──────── Extracted material

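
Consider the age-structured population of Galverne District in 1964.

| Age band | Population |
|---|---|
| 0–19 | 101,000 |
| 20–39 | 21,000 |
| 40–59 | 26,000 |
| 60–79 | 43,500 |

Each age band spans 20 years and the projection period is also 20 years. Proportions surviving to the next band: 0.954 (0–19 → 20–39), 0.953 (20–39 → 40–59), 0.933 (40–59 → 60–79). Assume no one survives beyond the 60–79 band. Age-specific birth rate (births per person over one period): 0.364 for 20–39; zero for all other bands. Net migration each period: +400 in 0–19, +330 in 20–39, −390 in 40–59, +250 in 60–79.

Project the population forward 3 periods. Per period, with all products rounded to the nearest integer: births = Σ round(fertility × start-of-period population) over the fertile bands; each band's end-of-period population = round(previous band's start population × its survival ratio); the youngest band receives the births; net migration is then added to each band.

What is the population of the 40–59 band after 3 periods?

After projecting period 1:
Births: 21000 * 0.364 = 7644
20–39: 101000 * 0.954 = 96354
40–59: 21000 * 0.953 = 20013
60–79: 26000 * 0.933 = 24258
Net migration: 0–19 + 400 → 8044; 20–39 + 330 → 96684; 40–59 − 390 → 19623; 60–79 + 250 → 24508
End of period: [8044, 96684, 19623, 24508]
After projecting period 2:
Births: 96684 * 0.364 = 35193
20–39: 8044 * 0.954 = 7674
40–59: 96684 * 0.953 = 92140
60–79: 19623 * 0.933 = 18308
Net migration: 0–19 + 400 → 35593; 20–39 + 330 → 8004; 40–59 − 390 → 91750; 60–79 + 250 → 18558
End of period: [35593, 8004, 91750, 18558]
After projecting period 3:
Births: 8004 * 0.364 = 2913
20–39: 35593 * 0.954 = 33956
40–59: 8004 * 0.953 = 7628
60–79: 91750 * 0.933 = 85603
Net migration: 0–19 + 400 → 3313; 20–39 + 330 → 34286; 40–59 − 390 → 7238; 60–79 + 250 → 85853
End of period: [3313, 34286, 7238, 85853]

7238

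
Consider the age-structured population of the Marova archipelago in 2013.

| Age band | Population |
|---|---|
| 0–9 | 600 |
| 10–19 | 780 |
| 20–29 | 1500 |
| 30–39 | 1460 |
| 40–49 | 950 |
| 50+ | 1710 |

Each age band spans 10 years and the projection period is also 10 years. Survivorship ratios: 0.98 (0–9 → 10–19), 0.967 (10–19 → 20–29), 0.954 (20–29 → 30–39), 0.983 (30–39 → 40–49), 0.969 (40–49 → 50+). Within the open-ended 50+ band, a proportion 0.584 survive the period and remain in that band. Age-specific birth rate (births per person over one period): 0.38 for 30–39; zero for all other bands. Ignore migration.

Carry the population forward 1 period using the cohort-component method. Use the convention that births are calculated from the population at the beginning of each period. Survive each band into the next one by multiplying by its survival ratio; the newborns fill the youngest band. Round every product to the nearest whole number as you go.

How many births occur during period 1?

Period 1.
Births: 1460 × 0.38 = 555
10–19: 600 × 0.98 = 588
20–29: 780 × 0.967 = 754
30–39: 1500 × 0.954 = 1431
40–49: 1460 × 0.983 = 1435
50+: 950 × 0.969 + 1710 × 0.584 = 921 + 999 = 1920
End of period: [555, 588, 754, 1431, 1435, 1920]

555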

────────────────
──────── Extracted material

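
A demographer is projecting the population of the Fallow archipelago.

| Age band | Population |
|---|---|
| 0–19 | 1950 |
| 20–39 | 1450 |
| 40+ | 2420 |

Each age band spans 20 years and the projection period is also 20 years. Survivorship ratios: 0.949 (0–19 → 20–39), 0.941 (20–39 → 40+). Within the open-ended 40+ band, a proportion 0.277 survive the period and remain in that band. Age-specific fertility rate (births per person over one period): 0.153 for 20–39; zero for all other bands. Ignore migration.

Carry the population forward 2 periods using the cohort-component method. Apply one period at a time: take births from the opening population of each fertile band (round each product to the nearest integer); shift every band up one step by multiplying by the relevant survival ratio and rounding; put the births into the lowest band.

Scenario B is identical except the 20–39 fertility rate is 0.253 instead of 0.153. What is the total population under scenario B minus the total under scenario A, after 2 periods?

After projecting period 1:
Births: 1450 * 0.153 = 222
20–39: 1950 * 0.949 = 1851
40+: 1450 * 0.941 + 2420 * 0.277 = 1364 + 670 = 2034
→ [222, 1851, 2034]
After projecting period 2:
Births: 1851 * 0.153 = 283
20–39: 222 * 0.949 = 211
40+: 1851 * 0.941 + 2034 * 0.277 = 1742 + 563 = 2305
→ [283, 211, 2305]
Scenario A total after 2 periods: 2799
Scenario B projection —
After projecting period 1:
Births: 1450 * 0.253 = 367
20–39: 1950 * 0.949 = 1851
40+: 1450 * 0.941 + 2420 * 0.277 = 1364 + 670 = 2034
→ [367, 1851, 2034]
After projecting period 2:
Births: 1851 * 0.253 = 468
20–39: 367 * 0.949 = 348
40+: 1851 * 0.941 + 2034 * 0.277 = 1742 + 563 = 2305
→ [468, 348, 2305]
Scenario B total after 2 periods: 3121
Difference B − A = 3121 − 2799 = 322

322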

────────────────
──────── Extracted material

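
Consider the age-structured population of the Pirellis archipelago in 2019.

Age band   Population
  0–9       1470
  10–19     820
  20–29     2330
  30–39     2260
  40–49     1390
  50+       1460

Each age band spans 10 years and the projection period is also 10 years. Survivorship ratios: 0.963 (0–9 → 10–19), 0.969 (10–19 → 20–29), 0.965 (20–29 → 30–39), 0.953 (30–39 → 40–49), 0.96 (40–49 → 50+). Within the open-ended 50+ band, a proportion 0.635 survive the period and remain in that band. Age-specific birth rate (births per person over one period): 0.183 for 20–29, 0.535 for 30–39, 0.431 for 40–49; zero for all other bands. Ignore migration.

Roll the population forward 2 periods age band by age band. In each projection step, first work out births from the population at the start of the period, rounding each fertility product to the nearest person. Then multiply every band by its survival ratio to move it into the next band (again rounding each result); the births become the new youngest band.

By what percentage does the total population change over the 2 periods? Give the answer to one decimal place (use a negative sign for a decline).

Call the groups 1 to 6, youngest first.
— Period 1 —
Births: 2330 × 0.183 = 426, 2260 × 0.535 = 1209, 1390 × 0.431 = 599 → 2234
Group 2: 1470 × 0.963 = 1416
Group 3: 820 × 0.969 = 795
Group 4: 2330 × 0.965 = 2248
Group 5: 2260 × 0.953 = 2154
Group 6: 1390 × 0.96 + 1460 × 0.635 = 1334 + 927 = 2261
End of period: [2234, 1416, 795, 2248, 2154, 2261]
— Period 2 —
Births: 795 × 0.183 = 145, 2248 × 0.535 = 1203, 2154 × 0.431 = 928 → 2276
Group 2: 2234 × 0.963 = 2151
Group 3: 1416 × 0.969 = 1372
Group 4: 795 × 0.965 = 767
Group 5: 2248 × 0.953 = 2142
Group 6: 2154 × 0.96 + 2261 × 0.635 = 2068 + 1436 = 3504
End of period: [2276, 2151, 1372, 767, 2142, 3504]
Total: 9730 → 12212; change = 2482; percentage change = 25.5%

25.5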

────────────────

Above are the records; from them, give again exactly the lines from the one containing "40–49 | 950 |" through the one containing "30–39; zero for all other bands. Ignore migration.", both included.

_Reply to the task_
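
| 40–49 | 950 |
| 50+ | 1710 |

Each age band spans 10 years and the projection period is also 10 years. Survivorship ratios: 0.98 (0–9 → 10–19), 0.967 (10–19 → 20–29), 0.954 (20–29 → 30–39), 0.983 (30–39 → 40–49), 0.969 (40–49 → 50+). Within the open-ended 50+ band, a proportion 0.584 survive the period and remain in that band. Age-specific birth rate (births per person over one period): 0.38 for 30–39; zero for all other bands. Ignore migration.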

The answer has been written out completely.